» **WORK ORDER**: Gather all lines in the entries below that include the word "What".

Dataset entries
-*-*-

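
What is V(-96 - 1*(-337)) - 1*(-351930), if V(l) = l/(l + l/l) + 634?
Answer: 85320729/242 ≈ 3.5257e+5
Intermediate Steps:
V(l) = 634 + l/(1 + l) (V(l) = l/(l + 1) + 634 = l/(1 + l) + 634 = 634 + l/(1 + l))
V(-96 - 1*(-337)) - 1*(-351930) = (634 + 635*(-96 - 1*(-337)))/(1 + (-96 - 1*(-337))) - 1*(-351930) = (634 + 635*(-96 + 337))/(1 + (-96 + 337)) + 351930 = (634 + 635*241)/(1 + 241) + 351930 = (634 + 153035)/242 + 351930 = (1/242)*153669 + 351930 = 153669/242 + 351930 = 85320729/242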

-*-*-

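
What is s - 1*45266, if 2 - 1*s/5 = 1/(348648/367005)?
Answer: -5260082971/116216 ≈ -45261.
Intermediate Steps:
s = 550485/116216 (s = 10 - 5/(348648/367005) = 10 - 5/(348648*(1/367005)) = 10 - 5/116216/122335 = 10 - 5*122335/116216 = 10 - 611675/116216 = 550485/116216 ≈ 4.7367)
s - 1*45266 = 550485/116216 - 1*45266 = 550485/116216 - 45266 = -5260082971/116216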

-*-*-

» **FINAL ANSWER**:
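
What is V(-96 - 1*(-337)) - 1*(-351930), if V(l) = l/(l + l/l) + 634?
What is s - 1*45266, if 2 - 1*s/5 = 1/(348648/367005)?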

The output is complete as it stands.